TASK INSTRUCTIONS |
The required output is the lines below from the line containing "Rule 4: The" to the line containing "grirau krupei daax", inclusive, retyped exactly. No other lines belong in it.

Saved data entries

◇ ◇ ◇ ◇ ◇

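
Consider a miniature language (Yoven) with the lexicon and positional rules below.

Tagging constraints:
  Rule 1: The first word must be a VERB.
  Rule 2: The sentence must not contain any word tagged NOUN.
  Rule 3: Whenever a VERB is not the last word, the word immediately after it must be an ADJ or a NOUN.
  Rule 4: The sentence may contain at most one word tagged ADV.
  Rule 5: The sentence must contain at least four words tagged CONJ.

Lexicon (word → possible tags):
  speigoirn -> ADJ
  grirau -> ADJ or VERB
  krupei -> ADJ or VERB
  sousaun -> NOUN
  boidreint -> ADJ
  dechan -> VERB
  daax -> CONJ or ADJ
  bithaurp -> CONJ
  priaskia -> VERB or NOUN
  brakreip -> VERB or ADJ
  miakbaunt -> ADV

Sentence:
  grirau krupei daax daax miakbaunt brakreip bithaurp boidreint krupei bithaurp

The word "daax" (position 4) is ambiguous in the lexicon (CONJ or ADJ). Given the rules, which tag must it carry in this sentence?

Candidates per position — 1:grirau {ADJ,VERB}; 2:krupei {ADJ,VERB}; 3:daax {CONJ,ADJ}; 4:daax {CONJ,ADJ}; 5:miakbaunt {ADV}; 6:brakreip {VERB,ADJ}; 7:bithaurp {CONJ}; 8:boidreint {ADJ}; 9:krupei {ADJ,VERB}; 10:bithaurp {CONJ}.
Word 1 cannot be ADJ — rule 1 would then fail for every completion. It is VERB.
Word 2 cannot be VERB — rule 3 would then fail for every completion. It is ADJ.
Word 3 cannot be ADJ — rule 5 would then fail for every completion. It is CONJ.
Word 4 cannot be ADJ — rule 5 would then fail for every completion. It is CONJ.
Word 6 cannot be VERB — rule 3 would then fail for every completion. It is ADJ.
Word 9 cannot be VERB — rule 3 would then fail for every completion. It is ADJ.
So the tagging must be: VERB ADJ CONJ CONJ ADV ADJ CONJ ADJ ADJ CONJ.
Check: rule 1 holds; rule 2 holds; rule 3 holds; rule 4 holds; rule 5 holds.

CONJ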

◇ ◇ ◇ ◇ ◇

RESULT |
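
  Rule 4: The sentence may contain at most one word tagged ADV.
  Rule 5: The sentence must contain at least four words tagged CONJ.

Lexicon (word → possible tags):
  speigoirn -> ADJ
  grirau -> ADJ or VERB
  krupei -> ADJ or VERB
  sousaun -> NOUN
  boidreint -> ADJ
  dechan -> VERB
  daax -> CONJ or ADJ
  bithaurp -> CONJ
  priaskia -> VERB or NOUN
  brakreip -> VERB or ADJ
  miakbaunt -> ADV

Sentence:
  grirau krupei daax daax miakbaunt brakreip bithaurp boidreint krupei bithaurp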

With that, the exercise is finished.